- **The task**: Using the records that appear below, write out exactly the lines from the one with "L=17 R=25 H=14" through the one with "L=17 R=25 H=11", keeping both end lines.

(Stored items)
******
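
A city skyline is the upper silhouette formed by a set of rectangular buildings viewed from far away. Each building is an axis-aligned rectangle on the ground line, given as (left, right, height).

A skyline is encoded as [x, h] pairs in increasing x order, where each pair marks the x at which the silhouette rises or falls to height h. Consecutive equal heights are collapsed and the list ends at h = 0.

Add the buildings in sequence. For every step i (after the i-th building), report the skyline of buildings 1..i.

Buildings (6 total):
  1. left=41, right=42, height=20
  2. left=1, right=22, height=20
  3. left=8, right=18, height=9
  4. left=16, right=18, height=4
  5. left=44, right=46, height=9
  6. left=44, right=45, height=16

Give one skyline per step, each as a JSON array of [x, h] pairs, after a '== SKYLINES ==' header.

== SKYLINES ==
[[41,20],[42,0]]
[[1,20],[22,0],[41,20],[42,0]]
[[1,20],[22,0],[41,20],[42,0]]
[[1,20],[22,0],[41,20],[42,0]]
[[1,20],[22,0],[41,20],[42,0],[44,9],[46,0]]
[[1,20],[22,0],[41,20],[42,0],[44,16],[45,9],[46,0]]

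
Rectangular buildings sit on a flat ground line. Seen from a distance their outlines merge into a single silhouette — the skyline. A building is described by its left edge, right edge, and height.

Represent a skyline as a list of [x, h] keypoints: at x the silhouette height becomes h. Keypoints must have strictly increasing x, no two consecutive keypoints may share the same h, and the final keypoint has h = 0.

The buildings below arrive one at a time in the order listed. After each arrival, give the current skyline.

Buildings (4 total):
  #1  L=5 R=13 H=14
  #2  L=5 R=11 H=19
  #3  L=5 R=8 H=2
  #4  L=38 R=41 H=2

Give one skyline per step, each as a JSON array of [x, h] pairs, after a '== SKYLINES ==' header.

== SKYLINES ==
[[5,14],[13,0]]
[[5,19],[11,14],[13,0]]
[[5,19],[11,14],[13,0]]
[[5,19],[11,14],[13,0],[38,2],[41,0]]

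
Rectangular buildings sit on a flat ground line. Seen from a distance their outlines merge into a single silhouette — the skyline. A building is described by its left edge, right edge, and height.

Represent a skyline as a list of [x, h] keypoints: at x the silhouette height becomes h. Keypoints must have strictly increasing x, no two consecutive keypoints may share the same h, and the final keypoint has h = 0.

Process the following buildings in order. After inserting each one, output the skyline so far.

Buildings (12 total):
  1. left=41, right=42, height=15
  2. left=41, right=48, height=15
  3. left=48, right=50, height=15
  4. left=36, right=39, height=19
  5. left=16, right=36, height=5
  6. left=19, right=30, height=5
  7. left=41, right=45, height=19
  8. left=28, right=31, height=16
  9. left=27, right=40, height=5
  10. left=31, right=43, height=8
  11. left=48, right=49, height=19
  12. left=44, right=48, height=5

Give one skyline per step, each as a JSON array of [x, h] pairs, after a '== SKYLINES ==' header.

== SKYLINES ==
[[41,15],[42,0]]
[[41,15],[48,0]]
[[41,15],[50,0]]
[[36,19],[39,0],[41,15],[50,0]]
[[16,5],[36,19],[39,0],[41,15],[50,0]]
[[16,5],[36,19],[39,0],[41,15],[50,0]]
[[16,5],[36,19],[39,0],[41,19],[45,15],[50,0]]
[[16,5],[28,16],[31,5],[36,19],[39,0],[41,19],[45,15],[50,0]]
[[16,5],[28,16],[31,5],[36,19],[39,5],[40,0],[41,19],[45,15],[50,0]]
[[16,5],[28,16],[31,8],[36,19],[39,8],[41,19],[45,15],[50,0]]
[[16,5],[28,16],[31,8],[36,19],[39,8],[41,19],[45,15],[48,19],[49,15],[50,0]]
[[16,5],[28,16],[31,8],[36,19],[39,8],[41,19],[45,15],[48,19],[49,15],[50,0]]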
******
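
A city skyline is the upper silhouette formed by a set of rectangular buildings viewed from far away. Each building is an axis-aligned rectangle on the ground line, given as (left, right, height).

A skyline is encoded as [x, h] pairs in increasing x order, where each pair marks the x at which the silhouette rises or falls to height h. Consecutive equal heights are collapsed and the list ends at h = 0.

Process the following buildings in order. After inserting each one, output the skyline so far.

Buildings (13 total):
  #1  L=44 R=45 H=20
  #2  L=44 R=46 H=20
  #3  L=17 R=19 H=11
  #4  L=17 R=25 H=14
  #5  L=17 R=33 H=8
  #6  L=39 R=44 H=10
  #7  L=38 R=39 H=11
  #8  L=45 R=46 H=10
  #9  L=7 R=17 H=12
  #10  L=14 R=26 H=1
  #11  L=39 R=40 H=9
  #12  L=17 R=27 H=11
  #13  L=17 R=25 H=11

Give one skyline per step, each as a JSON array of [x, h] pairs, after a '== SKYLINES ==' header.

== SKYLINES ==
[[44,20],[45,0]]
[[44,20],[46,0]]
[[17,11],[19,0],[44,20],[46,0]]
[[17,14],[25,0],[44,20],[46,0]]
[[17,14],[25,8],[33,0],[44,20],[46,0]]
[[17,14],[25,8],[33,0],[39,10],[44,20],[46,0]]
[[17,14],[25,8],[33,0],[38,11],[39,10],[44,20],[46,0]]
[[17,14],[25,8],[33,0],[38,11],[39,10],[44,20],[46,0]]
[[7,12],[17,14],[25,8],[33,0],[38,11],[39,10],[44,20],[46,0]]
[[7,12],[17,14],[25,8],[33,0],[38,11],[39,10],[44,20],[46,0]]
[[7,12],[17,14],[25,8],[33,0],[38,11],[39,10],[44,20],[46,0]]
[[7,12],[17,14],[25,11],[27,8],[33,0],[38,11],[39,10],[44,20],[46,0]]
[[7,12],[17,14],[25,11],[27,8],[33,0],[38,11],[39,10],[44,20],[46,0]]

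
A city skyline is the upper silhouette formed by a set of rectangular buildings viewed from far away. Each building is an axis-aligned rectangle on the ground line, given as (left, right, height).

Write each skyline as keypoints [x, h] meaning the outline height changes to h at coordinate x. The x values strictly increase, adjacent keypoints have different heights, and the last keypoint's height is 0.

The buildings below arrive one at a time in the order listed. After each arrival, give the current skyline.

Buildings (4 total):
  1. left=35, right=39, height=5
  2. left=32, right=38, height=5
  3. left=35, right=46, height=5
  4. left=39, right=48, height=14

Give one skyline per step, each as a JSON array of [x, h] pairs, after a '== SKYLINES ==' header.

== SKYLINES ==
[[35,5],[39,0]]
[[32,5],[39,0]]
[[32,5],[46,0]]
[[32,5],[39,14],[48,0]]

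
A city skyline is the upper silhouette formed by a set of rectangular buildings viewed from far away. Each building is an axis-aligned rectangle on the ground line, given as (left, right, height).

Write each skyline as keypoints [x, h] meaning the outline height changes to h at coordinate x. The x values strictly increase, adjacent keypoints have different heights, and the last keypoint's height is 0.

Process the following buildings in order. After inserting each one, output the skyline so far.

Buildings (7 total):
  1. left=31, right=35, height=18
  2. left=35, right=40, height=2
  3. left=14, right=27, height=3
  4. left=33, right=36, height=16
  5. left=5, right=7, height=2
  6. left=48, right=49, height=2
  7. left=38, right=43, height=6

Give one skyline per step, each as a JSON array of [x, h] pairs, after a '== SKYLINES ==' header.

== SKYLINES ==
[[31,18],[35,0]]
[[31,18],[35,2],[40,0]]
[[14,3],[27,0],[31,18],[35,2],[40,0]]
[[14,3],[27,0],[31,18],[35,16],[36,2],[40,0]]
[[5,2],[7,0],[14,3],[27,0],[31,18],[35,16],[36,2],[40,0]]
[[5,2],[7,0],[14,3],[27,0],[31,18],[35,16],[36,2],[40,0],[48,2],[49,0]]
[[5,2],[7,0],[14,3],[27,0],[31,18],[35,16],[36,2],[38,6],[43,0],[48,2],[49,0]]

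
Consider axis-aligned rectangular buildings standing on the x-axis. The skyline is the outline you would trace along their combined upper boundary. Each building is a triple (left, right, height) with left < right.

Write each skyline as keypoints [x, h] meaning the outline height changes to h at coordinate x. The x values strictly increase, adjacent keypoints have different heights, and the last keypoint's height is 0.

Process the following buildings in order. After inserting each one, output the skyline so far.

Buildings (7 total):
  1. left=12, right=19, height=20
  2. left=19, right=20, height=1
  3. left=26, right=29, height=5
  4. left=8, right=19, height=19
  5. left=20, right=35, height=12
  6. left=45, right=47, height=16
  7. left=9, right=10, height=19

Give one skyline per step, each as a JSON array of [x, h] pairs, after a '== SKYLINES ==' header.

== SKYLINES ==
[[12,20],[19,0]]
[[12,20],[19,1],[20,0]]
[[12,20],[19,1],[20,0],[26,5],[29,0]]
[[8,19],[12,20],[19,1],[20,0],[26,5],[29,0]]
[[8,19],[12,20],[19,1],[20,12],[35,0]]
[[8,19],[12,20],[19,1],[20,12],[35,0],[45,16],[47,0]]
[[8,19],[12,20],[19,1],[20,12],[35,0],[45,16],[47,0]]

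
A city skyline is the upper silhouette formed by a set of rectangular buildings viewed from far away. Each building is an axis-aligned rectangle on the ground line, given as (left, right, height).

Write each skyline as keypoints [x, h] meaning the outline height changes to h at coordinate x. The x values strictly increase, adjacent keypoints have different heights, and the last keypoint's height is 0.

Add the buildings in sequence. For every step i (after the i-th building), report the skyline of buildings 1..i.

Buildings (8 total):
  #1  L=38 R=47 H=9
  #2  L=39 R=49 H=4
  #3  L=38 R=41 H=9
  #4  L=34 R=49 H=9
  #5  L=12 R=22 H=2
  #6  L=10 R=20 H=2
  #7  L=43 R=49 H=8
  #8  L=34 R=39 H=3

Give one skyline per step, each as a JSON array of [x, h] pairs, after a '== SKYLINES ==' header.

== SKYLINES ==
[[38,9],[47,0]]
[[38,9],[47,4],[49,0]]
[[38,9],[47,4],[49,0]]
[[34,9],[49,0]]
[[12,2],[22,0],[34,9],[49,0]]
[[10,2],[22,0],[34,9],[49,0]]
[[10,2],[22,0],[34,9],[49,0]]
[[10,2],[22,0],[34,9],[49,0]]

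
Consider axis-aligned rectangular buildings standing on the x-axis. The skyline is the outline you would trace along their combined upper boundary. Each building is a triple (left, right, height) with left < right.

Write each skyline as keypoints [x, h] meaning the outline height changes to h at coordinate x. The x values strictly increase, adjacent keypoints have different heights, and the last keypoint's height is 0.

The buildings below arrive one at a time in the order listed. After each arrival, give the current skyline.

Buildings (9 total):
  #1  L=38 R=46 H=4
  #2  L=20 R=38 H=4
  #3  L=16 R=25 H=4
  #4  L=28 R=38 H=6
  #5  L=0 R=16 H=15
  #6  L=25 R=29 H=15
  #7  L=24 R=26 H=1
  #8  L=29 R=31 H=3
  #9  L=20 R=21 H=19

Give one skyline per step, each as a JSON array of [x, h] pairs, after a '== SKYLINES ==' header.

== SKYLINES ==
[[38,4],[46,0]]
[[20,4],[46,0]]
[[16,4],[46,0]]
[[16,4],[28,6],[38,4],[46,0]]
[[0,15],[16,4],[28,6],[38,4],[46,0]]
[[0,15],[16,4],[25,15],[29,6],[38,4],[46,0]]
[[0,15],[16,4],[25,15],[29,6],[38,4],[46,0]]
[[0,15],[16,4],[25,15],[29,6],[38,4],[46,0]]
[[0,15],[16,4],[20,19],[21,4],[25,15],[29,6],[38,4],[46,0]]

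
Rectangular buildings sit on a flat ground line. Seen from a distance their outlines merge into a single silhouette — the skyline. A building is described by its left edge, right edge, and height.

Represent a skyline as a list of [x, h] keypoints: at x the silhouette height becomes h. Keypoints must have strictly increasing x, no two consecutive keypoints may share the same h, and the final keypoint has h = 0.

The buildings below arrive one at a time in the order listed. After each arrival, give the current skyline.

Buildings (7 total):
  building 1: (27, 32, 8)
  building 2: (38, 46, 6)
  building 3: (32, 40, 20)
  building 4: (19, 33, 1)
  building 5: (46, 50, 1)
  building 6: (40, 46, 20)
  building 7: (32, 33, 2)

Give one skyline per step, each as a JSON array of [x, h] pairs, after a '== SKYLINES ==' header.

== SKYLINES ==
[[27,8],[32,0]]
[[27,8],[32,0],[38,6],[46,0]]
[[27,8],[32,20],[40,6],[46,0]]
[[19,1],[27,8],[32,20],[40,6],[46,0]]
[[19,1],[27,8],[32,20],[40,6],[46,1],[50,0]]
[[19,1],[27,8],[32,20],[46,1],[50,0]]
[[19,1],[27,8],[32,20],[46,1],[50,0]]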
******
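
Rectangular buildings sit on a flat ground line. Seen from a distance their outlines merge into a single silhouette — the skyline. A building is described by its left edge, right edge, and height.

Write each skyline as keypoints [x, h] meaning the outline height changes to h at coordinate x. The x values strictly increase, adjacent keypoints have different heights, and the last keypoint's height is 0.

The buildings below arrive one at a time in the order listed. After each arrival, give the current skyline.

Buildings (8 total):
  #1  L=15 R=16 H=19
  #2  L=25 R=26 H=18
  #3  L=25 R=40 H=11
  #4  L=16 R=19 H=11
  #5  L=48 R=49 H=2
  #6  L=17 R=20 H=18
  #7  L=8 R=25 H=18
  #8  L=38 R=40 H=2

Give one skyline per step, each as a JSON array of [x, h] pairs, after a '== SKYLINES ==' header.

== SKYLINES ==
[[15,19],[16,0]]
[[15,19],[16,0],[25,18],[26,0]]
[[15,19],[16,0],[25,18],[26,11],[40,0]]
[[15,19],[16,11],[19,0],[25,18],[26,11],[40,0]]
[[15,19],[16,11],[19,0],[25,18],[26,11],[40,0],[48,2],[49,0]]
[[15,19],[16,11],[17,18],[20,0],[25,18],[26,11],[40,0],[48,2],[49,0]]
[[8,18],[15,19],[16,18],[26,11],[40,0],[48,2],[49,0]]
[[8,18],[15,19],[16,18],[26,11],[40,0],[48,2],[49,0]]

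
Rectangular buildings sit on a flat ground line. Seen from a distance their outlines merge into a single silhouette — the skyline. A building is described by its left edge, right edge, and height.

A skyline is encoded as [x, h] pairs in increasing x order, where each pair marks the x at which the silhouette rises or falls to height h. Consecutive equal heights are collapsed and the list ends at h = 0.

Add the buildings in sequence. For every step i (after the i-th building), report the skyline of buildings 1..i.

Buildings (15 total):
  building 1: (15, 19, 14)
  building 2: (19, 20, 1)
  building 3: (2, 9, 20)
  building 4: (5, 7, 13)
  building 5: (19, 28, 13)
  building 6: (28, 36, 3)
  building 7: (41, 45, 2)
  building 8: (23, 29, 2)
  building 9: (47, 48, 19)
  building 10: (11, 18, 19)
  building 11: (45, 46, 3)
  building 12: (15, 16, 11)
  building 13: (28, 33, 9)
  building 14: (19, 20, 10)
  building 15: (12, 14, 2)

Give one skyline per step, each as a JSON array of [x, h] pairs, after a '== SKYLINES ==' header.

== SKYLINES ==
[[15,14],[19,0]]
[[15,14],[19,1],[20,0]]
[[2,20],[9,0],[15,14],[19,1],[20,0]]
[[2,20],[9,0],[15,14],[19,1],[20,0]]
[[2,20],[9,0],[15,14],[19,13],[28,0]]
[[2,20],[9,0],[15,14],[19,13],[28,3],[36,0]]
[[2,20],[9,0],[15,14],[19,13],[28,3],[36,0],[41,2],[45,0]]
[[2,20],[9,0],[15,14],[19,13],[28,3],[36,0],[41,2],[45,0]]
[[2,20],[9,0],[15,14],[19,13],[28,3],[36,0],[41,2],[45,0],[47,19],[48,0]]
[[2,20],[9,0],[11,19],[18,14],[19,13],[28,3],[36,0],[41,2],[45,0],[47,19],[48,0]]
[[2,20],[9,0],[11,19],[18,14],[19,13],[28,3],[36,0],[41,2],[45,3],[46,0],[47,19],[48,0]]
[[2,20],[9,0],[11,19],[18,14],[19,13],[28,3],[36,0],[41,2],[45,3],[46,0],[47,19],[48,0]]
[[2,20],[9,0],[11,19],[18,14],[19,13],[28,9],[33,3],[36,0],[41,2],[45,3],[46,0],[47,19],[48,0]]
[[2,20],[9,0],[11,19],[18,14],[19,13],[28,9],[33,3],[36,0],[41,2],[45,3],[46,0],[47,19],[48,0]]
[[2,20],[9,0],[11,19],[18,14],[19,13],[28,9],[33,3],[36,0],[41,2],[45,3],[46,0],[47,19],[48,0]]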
******
- **Response for this exercise**:
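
  #4  L=17 R=25 H=14
  #5  L=17 R=33 H=8
  #6  L=39 R=44 H=10
  #7  L=38 R=39 H=11
  #8  L=45 R=46 H=10
  #9  L=7 R=17 H=12
  #10  L=14 R=26 H=1
  #11  L=39 R=40 H=9
  #12  L=17 R=27 H=11
  #13  L=17 R=25 H=11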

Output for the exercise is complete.